__Materials provided__:

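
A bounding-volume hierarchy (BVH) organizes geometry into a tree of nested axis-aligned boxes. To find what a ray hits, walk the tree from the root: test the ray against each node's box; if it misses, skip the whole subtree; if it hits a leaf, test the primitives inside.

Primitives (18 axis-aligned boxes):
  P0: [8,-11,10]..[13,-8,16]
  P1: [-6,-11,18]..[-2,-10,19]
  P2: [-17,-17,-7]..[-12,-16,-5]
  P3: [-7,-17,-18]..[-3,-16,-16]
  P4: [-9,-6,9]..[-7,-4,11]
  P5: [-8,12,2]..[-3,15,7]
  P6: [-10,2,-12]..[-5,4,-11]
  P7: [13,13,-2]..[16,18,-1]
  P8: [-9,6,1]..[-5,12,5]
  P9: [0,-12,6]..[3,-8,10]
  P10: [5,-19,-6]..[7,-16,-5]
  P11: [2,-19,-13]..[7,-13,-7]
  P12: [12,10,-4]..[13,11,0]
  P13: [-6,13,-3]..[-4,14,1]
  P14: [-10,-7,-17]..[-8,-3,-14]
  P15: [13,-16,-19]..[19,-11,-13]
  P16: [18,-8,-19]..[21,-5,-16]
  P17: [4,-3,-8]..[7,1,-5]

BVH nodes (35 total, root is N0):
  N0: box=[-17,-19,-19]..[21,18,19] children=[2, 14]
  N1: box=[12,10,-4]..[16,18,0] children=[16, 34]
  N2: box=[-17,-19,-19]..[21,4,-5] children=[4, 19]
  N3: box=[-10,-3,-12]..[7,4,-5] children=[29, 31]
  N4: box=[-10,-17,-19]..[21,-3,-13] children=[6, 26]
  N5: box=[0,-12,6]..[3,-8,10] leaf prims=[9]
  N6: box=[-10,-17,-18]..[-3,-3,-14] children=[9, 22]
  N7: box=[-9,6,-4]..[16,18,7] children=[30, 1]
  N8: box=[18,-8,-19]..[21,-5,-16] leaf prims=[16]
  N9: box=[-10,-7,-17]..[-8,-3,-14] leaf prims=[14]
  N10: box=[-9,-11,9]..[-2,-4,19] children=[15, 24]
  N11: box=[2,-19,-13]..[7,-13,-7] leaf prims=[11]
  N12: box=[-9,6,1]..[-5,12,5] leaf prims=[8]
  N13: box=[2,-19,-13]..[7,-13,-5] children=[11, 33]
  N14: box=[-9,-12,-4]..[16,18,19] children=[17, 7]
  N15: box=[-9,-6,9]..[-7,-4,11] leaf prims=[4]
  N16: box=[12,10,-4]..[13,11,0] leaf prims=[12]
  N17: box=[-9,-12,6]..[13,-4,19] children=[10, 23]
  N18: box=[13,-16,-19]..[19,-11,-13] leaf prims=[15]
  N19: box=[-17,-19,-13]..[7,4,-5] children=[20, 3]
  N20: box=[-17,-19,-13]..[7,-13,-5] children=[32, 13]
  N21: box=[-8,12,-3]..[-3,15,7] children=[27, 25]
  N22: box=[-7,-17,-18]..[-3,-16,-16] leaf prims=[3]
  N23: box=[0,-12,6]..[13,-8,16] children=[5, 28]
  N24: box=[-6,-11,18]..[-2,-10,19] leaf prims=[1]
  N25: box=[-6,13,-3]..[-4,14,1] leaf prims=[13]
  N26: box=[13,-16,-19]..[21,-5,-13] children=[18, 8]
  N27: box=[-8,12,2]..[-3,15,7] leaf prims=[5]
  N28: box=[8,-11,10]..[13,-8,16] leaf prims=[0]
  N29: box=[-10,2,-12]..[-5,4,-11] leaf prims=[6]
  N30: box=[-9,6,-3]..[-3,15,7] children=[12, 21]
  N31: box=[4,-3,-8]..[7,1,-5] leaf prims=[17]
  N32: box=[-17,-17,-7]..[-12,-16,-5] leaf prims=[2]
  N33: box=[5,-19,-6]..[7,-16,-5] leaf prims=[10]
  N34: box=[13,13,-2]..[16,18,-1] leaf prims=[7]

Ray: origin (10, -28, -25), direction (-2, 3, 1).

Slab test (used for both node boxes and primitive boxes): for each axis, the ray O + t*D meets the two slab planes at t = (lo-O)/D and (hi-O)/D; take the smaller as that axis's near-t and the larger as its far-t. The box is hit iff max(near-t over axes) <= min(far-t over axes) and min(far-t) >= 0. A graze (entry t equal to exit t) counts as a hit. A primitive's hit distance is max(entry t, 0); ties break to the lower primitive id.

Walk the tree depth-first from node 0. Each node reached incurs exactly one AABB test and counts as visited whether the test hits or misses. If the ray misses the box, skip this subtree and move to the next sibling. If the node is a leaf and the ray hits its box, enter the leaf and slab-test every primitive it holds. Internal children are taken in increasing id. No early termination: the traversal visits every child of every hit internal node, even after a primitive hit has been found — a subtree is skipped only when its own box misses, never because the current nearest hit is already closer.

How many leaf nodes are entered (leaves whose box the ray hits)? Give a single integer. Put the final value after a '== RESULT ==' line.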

__Problem to work on__:
Write out each line of the data that holds the string "after".

__Response below__:
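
Walk the tree depth-first from node 0. Each node reached incurs exactly one AABB test and counts as visited whether the test hits or misses. If the ray misses the box, skip this subtree and move to the next sibling. If the node is a leaf and the ray hits its box, enter the leaf and slab-test every primitive it holds. Internal children are taken in increasing id. No early termination: the traversal visits every child of every hit internal node, even after a primitive hit has been found — a subtree is skipped only when its own box misses, never because the current nearest hit is already closer.
How many leaf nodes are entered (leaves whose box the ray hits)? Give a single integer. Put the final value after a '== RESULT ==' line.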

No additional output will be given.